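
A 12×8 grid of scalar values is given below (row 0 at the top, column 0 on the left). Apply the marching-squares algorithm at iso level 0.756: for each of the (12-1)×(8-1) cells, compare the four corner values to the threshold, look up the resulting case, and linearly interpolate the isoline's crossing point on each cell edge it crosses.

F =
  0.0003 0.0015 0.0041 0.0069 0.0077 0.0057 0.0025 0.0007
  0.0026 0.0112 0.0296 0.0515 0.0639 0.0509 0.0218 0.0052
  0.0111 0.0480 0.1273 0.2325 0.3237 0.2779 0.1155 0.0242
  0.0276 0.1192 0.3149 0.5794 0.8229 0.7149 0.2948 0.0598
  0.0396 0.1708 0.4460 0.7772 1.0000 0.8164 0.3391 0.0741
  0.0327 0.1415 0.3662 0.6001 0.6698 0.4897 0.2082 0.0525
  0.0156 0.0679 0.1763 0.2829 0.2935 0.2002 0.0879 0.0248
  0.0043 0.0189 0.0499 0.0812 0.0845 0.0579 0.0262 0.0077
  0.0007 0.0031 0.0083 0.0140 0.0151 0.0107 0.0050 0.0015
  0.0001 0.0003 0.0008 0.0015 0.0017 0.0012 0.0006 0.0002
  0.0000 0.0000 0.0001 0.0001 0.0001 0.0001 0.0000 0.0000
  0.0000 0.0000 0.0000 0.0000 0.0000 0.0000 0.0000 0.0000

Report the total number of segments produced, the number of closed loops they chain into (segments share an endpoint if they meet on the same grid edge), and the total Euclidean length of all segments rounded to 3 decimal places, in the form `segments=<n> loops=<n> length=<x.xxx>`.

cell (2,3): code 0100 → (2.866,4.000)–(3.000,3.725)
cell (2,4): code 1000 → (3.000,4.619)–(2.866,4.000)
cell (3,2): code 0100 → (3.893,3.000)–(4.000,2.936)
cell (3,3): code 1110 → (3.000,3.725)–(3.893,3.000)
cell (3,4): code 1101 → (3.405,5.000)–(3.000,4.619)
cell (3,5): code 1000 → (4.000,5.127)–(3.405,5.000)
cell (4,2): code 0010 → (4.000,2.936)–(4.120,3.000)
cell (4,3): code 0011 → (4.120,3.000)–(4.739,4.000)
cell (4,4): code 0011 → (4.739,4.000)–(4.185,5.000)
cell (4,5): code 0001 → (4.185,5.000)–(4.000,5.127)
total: 10 segments, chained into 1 closed loop(s), length Σ = 6.057866

segments=10 loops=1 length=6.058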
+-------+
Copy exactly the lines from the one containing "0.0043 0.0189 0.0499" through the last line of the records, both included, and nothing else.

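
  0.0043 0.0189 0.0499 0.0812 0.0845 0.0579 0.0262 0.0077
  0.0007 0.0031 0.0083 0.0140 0.0151 0.0107 0.0050 0.0015
  0.0001 0.0003 0.0008 0.0015 0.0017 0.0012 0.0006 0.0002
  0.0000 0.0000 0.0001 0.0001 0.0001 0.0001 0.0000 0.0000
  0.0000 0.0000 0.0000 0.0000 0.0000 0.0000 0.0000 0.0000

Report the total number of segments produced, the number of closed loops they chain into (segments share an endpoint if they meet on the same grid edge), and the total Euclidean length of all segments rounded to 3 decimal places, in the form `segments=<n> loops=<n> length=<x.xxx>`.

cell (2,3): code 0100 → (2.866,4.000)–(3.000,3.725)
cell (2,4): code 1000 → (3.000,4.619)–(2.866,4.000)
cell (3,2): code 0100 → (3.893,3.000)–(4.000,2.936)
cell (3,3): code 1110 → (3.000,3.725)–(3.893,3.000)
cell (3,4): code 1101 → (3.405,5.000)–(3.000,4.619)
cell (3,5): code 1000 → (4.000,5.127)–(3.405,5.000)
cell (4,2): code 0010 → (4.000,2.936)–(4.120,3.000)
cell (4,3): code 0011 → (4.120,3.000)–(4.739,4.000)
cell (4,4): code 0011 → (4.739,4.000)–(4.185,5.000)
cell (4,5): code 0001 → (4.185,5.000)–(4.000,5.127)
total: 10 segments, chained into 1 closed loop(s), length Σ = 6.057866

segments=10 loops=1 length=6.058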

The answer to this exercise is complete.